(GIVEN RECORDS Opens)

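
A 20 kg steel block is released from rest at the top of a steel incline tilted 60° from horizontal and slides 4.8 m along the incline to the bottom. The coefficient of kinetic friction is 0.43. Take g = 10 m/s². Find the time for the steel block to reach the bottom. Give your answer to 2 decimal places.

1.21 s

The weight component along the incline is mg sin 60° = 173.205 N and the normal force is N = mg cos 60° = 100.000 N.
Friction up the slope is f = μN = 0.43 × 100.000 = 43.000 N, so the net downslope force is 173.205 − 43.000 = 130.205 N and a = 130.205 / 20 = 6.5103 m/s².
Starting from rest, L = ½at², so t = √(2L/a) = √(2 × 4.8 / 6.5103) = 1.2143 s.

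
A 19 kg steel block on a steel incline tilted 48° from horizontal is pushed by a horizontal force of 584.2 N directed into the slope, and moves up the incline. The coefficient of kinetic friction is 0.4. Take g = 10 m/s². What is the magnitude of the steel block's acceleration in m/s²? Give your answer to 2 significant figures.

1.3 m/s²

The horizontal push has components F cos 48° = 584.2 × 0.6691 = 390.888 N up the incline and F sin 48° = 584.2 × 0.7431 = 434.119 N pressing into the surface.
The normal force is therefore N = mg cos 48° + F sin 48° = 127.129 + 434.119 = 561.248 N, and kinetic friction down the slope is μN = 0.4 × 561.248 = 224.499 N.
Along the incline: F cos 48° − mg sin 48° − μN = ma, so 390.888 − 141.189 − 224.499 = 19 a, giving a = 1.3263 m/s².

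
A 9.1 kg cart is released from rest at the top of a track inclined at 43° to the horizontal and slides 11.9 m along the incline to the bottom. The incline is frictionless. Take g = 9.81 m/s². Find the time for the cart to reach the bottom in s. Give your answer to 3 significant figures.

1.89 s

The weight component along the incline is mg sin 43° = 60.883 N and the normal force is N = mg cos 43° = 65.289 N.
With no friction, a = g sin 43° = 6.6904 m/s².
Starting from rest, L = ½at², so t = √(2L/a) = √(2 × 11.9 / 6.6904) = 1.8861 s.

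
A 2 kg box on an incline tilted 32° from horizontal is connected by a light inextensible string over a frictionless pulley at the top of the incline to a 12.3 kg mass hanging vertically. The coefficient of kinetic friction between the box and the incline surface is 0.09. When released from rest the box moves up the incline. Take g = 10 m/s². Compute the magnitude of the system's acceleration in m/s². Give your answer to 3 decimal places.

For the box on the incline: the weight component along the slope is m₁g sin 32° = 2 × 10 × 0.5299 = 10.598 N and the normal force is N = m₁g cos 32° = 16.961 N.
Kinetic friction opposes the box's motion up the incline: f = μN = 0.09 × 16.961 = 1.526 N acting down the slope.
Newton's second law for the box (up-slope positive): T − 10.598 − 1.526 = 2 a. For the hanging mass (downward positive): 12.3 × 10 − T = 12.3 a.
Adding the two equations eliminates T: 110.876 = 14.3 a, so a = 7.7536 m/s².

7.754 m/s²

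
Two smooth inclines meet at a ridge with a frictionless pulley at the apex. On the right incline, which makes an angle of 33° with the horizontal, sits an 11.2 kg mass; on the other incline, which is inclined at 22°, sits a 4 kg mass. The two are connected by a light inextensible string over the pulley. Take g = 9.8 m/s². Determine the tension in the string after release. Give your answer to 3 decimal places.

26.552 N

Resolve each weight along its own incline: the 11.2 kg mass has component 11.2 × 9.8 × sin 33° = 59.780 N down its slope, and the 4 kg mass has 4 × 9.8 × sin 22° = 14.685 N down its slope.
The 11.2 kg side's 59.780 N exceeds the other side's 14.685 N, so that mass slides down and the 4 kg mass slides up. Taking that direction as positive, Newton's second law for the whole system gives 59.780 − 14.685 = (11.2 + 4) a, so a = 45.095 / 15.2 = 2.9668 m/s².
For the 4 kg mass (up-slope positive): T − 14.685 = 4 × 2.9668, so T = 26.552 N.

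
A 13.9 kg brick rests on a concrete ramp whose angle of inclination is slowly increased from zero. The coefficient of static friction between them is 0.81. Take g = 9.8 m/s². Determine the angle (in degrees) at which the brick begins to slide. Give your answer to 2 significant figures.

39°

At the threshold of sliding, static friction is at its maximum μ_s N and exactly balances the weight component along the incline: mg sin θ = μ_s mg cos θ.
Hence tan θ = μ_s = 0.81, so θ = arctan(0.81) = 39.0075°.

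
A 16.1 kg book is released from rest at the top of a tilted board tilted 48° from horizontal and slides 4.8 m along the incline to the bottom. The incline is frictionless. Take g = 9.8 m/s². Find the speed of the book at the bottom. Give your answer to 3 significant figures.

8.36 m/s

The weight component along the incline is mg sin 48° = 117.253 N and the normal force is N = mg cos 48° = 105.575 N.
With no friction, a = g sin 48° = 7.2828 m/s².
Starting from rest over a distance of 4.8 m, v² = 2aL = 2 × 7.2828 × 4.8 = 69.9149, so v = 8.3615 m/s.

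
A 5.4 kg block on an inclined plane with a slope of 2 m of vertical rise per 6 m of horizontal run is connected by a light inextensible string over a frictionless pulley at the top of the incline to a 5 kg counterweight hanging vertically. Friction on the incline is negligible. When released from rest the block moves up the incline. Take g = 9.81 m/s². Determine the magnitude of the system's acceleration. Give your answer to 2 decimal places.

3.11 m/s²

For the block on the incline: the weight component along the slope is m₁g sin 18.43° = 5.4 × 9.81 × 0.3162 = 16.750 N and the normal force is N = m₁g cos 18.43° = 50.256 N.
Newton's second law for the block (up-slope positive): T − 16.750 = 5.4 a. For the hanging counterweight (downward positive): 5 × 9.81 − T = 5 a.
Adding the two equations eliminates T: 32.300 = 10.4 a, so a = 3.1058 m/s².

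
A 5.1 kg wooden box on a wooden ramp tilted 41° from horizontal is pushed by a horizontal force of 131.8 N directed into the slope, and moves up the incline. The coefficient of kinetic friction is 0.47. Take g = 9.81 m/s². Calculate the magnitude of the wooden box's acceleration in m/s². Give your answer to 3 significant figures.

The horizontal push has components F cos 41° = 131.8 × 0.7547 = 99.469 N up the incline and F sin 41° = 131.8 × 0.6561 = 86.474 N pressing into the surface.
The normal force is therefore N = mg cos 41° + F sin 41° = 37.758 + 86.474 = 124.232 N, and kinetic friction down the slope is μN = 0.47 × 124.232 = 58.389 N.
Along the incline: F cos 41° − mg sin 41° − μN = ma, so 99.469 − 32.825 − 58.389 = 5.1 a, giving a = 1.6186 m/s².

1.62 m/s²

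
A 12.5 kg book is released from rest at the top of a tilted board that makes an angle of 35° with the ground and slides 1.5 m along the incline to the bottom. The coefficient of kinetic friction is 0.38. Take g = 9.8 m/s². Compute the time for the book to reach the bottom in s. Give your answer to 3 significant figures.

1.08 s

The weight component along the incline is mg sin 35° = 70.263 N and the normal force is N = mg cos 35° = 100.346 N.
Friction up the slope is f = μN = 0.38 × 100.346 = 38.131 N, so the net downslope force is 70.263 − 38.131 = 32.132 N and a = 32.132 / 12.5 = 2.5706 m/s².
Starting from rest, L = ½at², so t = √(2L/a) = √(2 × 1.5 / 2.5706) = 1.0803 s.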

(GIVEN RECORDS Closes)

THE PROBLEM: Reproduce all of the material verbatim.

RESULT:
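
A 20 kg steel block is released from rest at the top of a steel incline tilted 60° from horizontal and slides 4.8 m along the incline to the bottom. The coefficient of kinetic friction is 0.43. Take g = 10 m/s². Find the time for the steel block to reach the bottom. Give your answer to 2 decimal places.

1.21 s

The weight component along the incline is mg sin 60° = 173.205 N and the normal force is N = mg cos 60° = 100.000 N.
Friction up the slope is f = μN = 0.43 × 100.000 = 43.000 N, so the net downslope force is 173.205 − 43.000 = 130.205 N and a = 130.205 / 20 = 6.5103 m/s².
Starting from rest, L = ½at², so t = √(2L/a) = √(2 × 4.8 / 6.5103) = 1.2143 s.

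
A 19 kg steel block on a steel incline tilted 48° from horizontal is pushed by a horizontal force of 584.2 N directed into the slope, and moves up the incline. The coefficient of kinetic friction is 0.4. Take g = 10 m/s². What is the magnitude of the steel block's acceleration in m/s²? Give your answer to 2 significant figures.

1.3 m/s²

The horizontal push has components F cos 48° = 584.2 × 0.6691 = 390.888 N up the incline and F sin 48° = 584.2 × 0.7431 = 434.119 N pressing into the surface.
The normal force is therefore N = mg cos 48° + F sin 48° = 127.129 + 434.119 = 561.248 N, and kinetic friction down the slope is μN = 0.4 × 561.248 = 224.499 N.
Along the incline: F cos 48° − mg sin 48° − μN = ma, so 390.888 − 141.189 − 224.499 = 19 a, giving a = 1.3263 m/s².

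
A 9.1 kg cart is released from rest at the top of a track inclined at 43° to the horizontal and slides 11.9 m along the incline to the bottom. The incline is frictionless. Take g = 9.81 m/s². Find the time for the cart to reach the bottom in s. Give your answer to 3 significant figures.

1.89 s

The weight component along the incline is mg sin 43° = 60.883 N and the normal force is N = mg cos 43° = 65.289 N.
With no friction, a = g sin 43° = 6.6904 m/s².
Starting from rest, L = ½at², so t = √(2L/a) = √(2 × 11.9 / 6.6904) = 1.8861 s.

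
A 2 kg box on an incline tilted 32° from horizontal is connected by a light inextensible string over a frictionless pulley at the top of the incline to a 12.3 kg mass hanging vertically. The coefficient of kinetic friction between the box and the incline surface is 0.09. When released from rest the box moves up the incline. Take g = 10 m/s². Compute the magnitude of the system's acceleration in m/s². Give your answer to 3 decimal places.

For the box on the incline: the weight component along the slope is m₁g sin 32° = 2 × 10 × 0.5299 = 10.598 N and the normal force is N = m₁g cos 32° = 16.961 N.
Kinetic friction opposes the box's motion up the incline: f = μN = 0.09 × 16.961 = 1.526 N acting down the slope.
Newton's second law for the box (up-slope positive): T − 10.598 − 1.526 = 2 a. For the hanging mass (downward positive): 12.3 × 10 − T = 12.3 a.
Adding the two equations eliminates T: 110.876 = 14.3 a, so a = 7.7536 m/s².

7.754 m/s²

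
Two smooth inclines meet at a ridge with a frictionless pulley at the apex. On the right incline, which makes an angle of 33° with the horizontal, sits an 11.2 kg mass; on the other incline, which is inclined at 22°, sits a 4 kg mass. The two are connected by a light inextensible string over the pulley. Take g = 9.8 m/s². Determine the tension in the string after release. Give your answer to 3 decimal places.

26.552 N

Resolve each weight along its own incline: the 11.2 kg mass has component 11.2 × 9.8 × sin 33° = 59.780 N down its slope, and the 4 kg mass has 4 × 9.8 × sin 22° = 14.685 N down its slope.
The 11.2 kg side's 59.780 N exceeds the other side's 14.685 N, so that mass slides down and the 4 kg mass slides up. Taking that direction as positive, Newton's second law for the whole system gives 59.780 − 14.685 = (11.2 + 4) a, so a = 45.095 / 15.2 = 2.9668 m/s².
For the 4 kg mass (up-slope positive): T − 14.685 = 4 × 2.9668, so T = 26.552 N.

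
A 13.9 kg brick rests on a concrete ramp whose angle of inclination is slowly increased from zero. The coefficient of static friction between them is 0.81. Take g = 9.8 m/s². Determine the angle (in degrees) at which the brick begins to slide. Give your answer to 2 significant figures.

39°

At the threshold of sliding, static friction is at its maximum μ_s N and exactly balances the weight component along the incline: mg sin θ = μ_s mg cos θ.
Hence tan θ = μ_s = 0.81, so θ = arctan(0.81) = 39.0075°.

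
A 16.1 kg book is released from rest at the top of a tilted board tilted 48° from horizontal and slides 4.8 m along the incline to the bottom. The incline is frictionless. Take g = 9.8 m/s². Find the speed of the book at the bottom. Give your answer to 3 significant figures.

8.36 m/s

The weight component along the incline is mg sin 48° = 117.253 N and the normal force is N = mg cos 48° = 105.575 N.
With no friction, a = g sin 48° = 7.2828 m/s².
Starting from rest over a distance of 4.8 m, v² = 2aL = 2 × 7.2828 × 4.8 = 69.9149, so v = 8.3615 m/s.

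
A 5.4 kg block on an inclined plane with a slope of 2 m of vertical rise per 6 m of horizontal run is connected by a light inextensible string over a frictionless pulley at the top of the incline to a 5 kg counterweight hanging vertically. Friction on the incline is negligible. When released from rest the block moves up the incline. Take g = 9.81 m/s². Determine the magnitude of the system's acceleration. Give your answer to 2 decimal places.

3.11 m/s²

For the block on the incline: the weight component along the slope is m₁g sin 18.43° = 5.4 × 9.81 × 0.3162 = 16.750 N and the normal force is N = m₁g cos 18.43° = 50.256 N.
Newton's second law for the block (up-slope positive): T − 16.750 = 5.4 a. For the hanging counterweight (downward positive): 5 × 9.81 − T = 5 a.
Adding the two equations eliminates T: 32.300 = 10.4 a, so a = 3.1058 m/s².

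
A 5.1 kg wooden box on a wooden ramp tilted 41° from horizontal is pushed by a horizontal force of 131.8 N directed into the slope, and moves up the incline. The coefficient of kinetic friction is 0.47. Take g = 9.81 m/s². Calculate the magnitude of the wooden box's acceleration in m/s². Give your answer to 3 significant figures.

The horizontal push has components F cos 41° = 131.8 × 0.7547 = 99.469 N up the incline and F sin 41° = 131.8 × 0.6561 = 86.474 N pressing into the surface.
The normal force is therefore N = mg cos 41° + F sin 41° = 37.758 + 86.474 = 124.232 N, and kinetic friction down the slope is μN = 0.47 × 124.232 = 58.389 N.
Along the incline: F cos 41° − mg sin 41° − μN = ma, so 99.469 − 32.825 − 58.389 = 5.1 a, giving a = 1.6186 m/s².

1.62 m/s²

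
A 12.5 kg book is released from rest at the top of a tilted board that makes an angle of 35° with the ground and slides 1.5 m along the incline to the bottom. The coefficient of kinetic friction is 0.38. Take g = 9.8 m/s². Compute the time for the book to reach the bottom in s. Give your answer to 3 significant figures.

1.08 s

The weight component along the incline is mg sin 35° = 70.263 N and the normal force is N = mg cos 35° = 100.346 N.
Friction up the slope is f = μN = 0.38 × 100.346 = 38.131 N, so the net downslope force is 70.263 − 38.131 = 32.132 N and a = 32.132 / 12.5 = 2.5706 m/s².
Starting from rest, L = ½at², so t = √(2L/a) = √(2 × 1.5 / 2.5706) = 1.0803 s.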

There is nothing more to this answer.